Task requirements:
Check each line of the material below for the string "What", then report how many lines have it, and nothing else.

Record set:
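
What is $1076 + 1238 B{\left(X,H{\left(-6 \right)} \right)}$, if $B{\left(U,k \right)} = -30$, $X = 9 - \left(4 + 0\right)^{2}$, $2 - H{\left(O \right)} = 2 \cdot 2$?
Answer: $-36064$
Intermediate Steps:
$H{\left(O \right)} = -2$ ($H{\left(O \right)} = 2 - 2 \cdot 2 = 2 - 4 = -2$)
$X = -7$ ($X = 9 - 4^{2} = 9 - 16 = -7$)
$1076 + 1238 B{\left(X,H{\left(-6 \right)} \right)} = 1076 + 1238 \left(-30\right) = 1076 - 37140 = -36064$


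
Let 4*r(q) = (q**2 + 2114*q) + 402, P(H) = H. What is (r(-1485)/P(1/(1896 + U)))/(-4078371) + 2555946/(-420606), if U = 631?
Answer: 17604949634873/127065726876 ≈ 138.55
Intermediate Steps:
r(q) = 201/2 + q**2/4 + 1057*q/2 (r(q) = ((q**2 + 2114*q) + 402)/4 = (402 + q**2 + 2114*q)/4 = 201/2 + q**2/4 + 1057*q/2)
(r(-1485)/P(1/(1896 + U)))/(-4078371) + 2555946/(-420606) = ((201/2 + (1/4)*(-1485)**2 + (1057/2)*(-1485))/(1/(1896 + 631)))/(-4078371) + 2555946/(-420606) = ((201/2 + (1/4)*2205225 - 1569645/2)/(1/2527))*(-1/4078371) + 2555946*(-1/420606) = ((201/2 + 2205225/4 - 1569645/2)/(1/2527))*(-1/4078371) - 141997/23367 = -933663/4*2527*(-1/4078371) - 141997/23367 = -2359366401/4*(-1/4078371) - 141997/23367 = 786455467/5437828 - 141997/23367 = 17604949634873/127065726876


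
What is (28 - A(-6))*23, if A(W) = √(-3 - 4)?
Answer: 644 - 23*I*√7 ≈ 644.0 - 60.852*I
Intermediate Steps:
A(W) = I*√7 (A(W) = √(-7) = I*√7)
(28 - A(-6))*23 = (28 - I*√7)*23 = 644 - 23*I*√7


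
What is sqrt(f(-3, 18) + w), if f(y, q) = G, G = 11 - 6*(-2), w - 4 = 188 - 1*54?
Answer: sqrt(161) ≈ 12.689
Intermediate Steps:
w = 138 (w = 4 + (188 - 1*54) = 4 + (188 - 54) = 4 + 134 = 138)
G = 23 (G = 11 - 1*(-12) = 11 + 12 = 23)
f(y, q) = 23
sqrt(f(-3, 18) + w) = sqrt(23 + 138) = sqrt(161)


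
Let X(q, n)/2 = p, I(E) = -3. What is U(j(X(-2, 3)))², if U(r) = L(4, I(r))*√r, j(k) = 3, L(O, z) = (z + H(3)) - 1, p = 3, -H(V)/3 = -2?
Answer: 12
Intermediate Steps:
H(V) = 6 (H(V) = -3*(-2) = 6)
X(q, n) = 6 (X(q, n) = 2*3 = 6)
L(O, z) = 5 + z (L(O, z) = (z + 6) - 1 = (6 + z) - 1 = 5 + z)
U(r) = 2*√r (U(r) = (5 - 3)*√r = 2*√r)
U(j(X(-2, 3)))² = (2*√3)² = 12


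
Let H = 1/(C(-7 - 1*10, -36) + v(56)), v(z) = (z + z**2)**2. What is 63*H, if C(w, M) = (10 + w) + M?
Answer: 63/10188821 ≈ 6.1832e-6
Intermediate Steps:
C(w, M) = 10 + M + w
H = 1/10188821 (H = 1/((10 - 36 + (-7 - 1*10)) + 56**2*(1 + 56)**2) = 1/((10 - 36 + (-7 - 10)) + 3136*57**2) = 1/((10 - 36 - 17) + 3136*3249) = 1/(-43 + 10188864) = 1/10188821 ≈ 9.8147e-8)
63*H = 63*(1/10188821) = 63/10188821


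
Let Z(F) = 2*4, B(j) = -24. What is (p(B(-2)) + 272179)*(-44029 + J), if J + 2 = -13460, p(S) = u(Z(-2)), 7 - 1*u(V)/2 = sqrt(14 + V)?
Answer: -15648647763 + 114982*sqrt(22) ≈ -1.5648e+10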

Response below:
7